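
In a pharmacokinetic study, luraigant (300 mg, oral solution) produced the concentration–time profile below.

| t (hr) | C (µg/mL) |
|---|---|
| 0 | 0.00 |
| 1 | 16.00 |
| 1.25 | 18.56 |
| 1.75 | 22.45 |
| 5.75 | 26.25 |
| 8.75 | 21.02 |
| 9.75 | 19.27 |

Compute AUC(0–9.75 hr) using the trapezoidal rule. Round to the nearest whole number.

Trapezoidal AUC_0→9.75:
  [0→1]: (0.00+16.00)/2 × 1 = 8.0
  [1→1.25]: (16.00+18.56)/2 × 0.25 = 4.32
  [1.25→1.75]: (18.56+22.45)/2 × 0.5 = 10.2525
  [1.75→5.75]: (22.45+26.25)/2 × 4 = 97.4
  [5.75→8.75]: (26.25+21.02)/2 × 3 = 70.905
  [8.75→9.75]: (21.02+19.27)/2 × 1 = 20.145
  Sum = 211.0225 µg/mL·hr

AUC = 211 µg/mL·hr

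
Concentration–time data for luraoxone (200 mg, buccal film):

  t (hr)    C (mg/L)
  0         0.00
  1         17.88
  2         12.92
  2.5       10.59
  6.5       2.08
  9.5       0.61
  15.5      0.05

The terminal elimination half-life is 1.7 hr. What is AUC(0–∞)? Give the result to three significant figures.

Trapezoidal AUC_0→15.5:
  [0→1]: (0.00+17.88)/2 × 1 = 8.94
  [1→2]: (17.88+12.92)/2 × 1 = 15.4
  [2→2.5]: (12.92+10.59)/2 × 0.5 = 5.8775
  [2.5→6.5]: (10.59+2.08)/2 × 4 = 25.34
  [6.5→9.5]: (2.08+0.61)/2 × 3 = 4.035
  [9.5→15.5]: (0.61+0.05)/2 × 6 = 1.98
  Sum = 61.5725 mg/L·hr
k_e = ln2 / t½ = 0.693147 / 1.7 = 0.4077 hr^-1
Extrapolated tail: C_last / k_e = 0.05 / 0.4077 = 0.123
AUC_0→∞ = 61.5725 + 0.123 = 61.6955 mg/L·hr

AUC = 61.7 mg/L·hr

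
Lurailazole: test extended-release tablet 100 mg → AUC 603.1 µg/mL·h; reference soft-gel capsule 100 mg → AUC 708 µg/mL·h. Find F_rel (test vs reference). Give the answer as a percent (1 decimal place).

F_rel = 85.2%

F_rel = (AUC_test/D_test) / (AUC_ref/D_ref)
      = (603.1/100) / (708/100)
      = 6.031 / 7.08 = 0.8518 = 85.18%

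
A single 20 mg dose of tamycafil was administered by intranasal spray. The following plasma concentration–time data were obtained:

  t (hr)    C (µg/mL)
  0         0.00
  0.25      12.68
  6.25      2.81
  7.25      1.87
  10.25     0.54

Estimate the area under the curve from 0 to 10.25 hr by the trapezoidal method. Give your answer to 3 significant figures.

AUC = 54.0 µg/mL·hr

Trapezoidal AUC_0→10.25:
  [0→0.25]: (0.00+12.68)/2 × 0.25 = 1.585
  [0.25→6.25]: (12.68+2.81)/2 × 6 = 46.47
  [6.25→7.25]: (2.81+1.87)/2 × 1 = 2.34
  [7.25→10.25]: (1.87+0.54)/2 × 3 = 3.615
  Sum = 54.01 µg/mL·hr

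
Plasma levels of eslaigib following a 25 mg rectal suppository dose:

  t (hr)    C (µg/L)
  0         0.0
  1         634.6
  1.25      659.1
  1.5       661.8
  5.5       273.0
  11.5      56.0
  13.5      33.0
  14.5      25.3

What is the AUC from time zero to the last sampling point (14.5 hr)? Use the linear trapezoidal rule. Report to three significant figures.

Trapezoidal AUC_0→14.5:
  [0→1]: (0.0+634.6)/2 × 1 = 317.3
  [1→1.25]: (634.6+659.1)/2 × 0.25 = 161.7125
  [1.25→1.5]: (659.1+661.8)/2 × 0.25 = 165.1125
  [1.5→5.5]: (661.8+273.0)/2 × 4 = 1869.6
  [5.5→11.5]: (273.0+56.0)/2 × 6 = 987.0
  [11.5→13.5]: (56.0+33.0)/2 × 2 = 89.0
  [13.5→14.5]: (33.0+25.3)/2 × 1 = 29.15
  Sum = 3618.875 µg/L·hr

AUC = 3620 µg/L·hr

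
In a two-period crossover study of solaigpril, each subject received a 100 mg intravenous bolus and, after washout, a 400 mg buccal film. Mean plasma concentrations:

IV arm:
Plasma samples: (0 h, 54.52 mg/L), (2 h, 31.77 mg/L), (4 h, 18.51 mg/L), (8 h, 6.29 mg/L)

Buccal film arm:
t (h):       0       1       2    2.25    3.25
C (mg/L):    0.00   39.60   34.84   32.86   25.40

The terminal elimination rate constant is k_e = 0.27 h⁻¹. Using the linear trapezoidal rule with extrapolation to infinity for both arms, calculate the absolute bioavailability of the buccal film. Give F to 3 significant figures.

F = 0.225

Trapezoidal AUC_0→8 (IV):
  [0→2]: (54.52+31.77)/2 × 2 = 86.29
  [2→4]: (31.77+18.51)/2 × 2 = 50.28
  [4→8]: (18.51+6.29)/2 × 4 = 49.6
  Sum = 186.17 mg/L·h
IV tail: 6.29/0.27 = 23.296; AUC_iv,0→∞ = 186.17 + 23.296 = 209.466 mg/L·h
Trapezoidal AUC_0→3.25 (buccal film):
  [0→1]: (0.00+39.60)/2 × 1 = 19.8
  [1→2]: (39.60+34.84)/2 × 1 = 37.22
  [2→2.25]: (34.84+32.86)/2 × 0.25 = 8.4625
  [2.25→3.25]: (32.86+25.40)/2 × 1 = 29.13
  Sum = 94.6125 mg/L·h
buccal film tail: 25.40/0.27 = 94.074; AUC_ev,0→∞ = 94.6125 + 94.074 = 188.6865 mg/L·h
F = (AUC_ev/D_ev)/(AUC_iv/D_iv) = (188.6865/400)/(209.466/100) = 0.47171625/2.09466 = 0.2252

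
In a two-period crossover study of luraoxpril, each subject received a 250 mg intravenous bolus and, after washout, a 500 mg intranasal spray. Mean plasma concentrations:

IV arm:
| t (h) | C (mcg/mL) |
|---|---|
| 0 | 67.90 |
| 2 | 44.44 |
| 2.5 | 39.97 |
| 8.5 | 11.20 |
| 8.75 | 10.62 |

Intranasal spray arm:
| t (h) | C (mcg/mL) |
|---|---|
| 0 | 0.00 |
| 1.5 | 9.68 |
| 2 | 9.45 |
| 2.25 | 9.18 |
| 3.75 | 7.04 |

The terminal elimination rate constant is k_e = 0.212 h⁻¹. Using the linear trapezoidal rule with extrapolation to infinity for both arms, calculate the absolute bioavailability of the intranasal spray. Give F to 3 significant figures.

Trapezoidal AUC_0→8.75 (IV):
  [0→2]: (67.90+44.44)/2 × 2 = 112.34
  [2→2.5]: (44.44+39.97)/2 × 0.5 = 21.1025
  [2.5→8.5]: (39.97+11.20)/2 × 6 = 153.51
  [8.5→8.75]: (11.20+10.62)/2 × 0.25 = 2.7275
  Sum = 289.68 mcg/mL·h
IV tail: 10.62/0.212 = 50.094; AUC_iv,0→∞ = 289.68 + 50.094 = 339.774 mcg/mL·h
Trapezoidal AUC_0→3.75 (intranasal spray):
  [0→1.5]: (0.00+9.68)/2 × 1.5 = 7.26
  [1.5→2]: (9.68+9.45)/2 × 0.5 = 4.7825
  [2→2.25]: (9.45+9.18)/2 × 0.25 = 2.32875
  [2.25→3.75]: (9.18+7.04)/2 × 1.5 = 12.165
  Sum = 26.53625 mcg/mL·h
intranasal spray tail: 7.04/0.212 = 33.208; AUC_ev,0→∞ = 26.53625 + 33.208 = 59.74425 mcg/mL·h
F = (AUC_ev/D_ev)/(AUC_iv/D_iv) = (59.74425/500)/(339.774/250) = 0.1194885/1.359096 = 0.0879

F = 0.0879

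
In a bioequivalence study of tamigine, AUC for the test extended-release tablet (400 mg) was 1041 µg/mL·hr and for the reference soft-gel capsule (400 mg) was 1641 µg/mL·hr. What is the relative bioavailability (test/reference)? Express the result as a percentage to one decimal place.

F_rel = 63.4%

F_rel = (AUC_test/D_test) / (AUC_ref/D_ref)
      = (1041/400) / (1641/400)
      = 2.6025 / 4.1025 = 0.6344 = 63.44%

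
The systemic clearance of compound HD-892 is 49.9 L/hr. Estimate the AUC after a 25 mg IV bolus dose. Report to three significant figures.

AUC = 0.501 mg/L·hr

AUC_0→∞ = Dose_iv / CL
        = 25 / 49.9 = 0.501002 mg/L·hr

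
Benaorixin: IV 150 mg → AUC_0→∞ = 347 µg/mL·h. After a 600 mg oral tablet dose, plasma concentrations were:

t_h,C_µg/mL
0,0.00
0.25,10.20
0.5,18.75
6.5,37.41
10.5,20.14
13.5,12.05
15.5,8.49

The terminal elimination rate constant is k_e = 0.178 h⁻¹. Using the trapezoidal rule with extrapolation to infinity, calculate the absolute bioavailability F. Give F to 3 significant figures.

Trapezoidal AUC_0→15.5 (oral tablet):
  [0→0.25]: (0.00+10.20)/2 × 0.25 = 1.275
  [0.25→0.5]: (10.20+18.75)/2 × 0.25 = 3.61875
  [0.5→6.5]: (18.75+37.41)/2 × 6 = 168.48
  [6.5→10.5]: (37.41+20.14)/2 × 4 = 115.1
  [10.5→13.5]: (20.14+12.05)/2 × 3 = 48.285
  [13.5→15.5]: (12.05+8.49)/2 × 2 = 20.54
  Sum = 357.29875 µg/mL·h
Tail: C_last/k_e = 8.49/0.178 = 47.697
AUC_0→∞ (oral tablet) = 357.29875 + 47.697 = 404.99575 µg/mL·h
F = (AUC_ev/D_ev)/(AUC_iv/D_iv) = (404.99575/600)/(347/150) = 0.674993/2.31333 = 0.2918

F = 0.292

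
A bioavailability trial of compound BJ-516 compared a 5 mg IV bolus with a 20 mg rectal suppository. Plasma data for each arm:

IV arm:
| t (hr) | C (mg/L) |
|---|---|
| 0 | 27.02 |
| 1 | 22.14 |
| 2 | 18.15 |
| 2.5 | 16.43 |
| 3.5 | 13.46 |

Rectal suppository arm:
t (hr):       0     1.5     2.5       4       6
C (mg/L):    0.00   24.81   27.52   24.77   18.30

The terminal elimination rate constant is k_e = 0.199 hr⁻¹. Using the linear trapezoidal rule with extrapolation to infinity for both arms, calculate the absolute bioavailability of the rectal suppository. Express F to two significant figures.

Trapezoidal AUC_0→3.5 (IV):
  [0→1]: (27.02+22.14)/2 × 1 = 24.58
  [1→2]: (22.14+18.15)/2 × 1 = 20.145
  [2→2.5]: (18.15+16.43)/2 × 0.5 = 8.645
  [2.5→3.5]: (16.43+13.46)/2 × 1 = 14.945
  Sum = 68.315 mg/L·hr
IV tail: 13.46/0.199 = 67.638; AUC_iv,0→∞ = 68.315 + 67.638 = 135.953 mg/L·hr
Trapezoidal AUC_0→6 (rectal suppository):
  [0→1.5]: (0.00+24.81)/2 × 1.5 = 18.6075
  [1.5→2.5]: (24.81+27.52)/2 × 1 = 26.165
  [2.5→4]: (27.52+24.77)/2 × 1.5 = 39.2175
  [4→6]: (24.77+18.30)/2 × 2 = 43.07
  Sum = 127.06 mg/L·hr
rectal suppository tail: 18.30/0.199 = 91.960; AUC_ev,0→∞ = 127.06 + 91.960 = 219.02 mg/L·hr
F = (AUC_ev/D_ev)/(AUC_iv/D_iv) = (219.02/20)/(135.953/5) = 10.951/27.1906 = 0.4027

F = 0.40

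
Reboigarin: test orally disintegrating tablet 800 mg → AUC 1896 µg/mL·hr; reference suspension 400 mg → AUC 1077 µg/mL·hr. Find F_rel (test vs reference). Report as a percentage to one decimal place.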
++++++++
Check each line of the data above for the string "concentrations", and copy the ones that have it.

COMPLETED TASK:
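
In a two-period crossover study of solaigpril, each subject received a 100 mg intravenous bolus and, after washout, a 400 mg buccal film. Mean plasma concentrations:
In a two-period crossover study of luraoxpril, each subject received a 250 mg intravenous bolus and, after washout, a 500 mg intranasal spray. Mean plasma concentrations:
Benaorixin: IV 150 mg → AUC_0→∞ = 347 µg/mL·h. After a 600 mg oral tablet dose, plasma concentrations were: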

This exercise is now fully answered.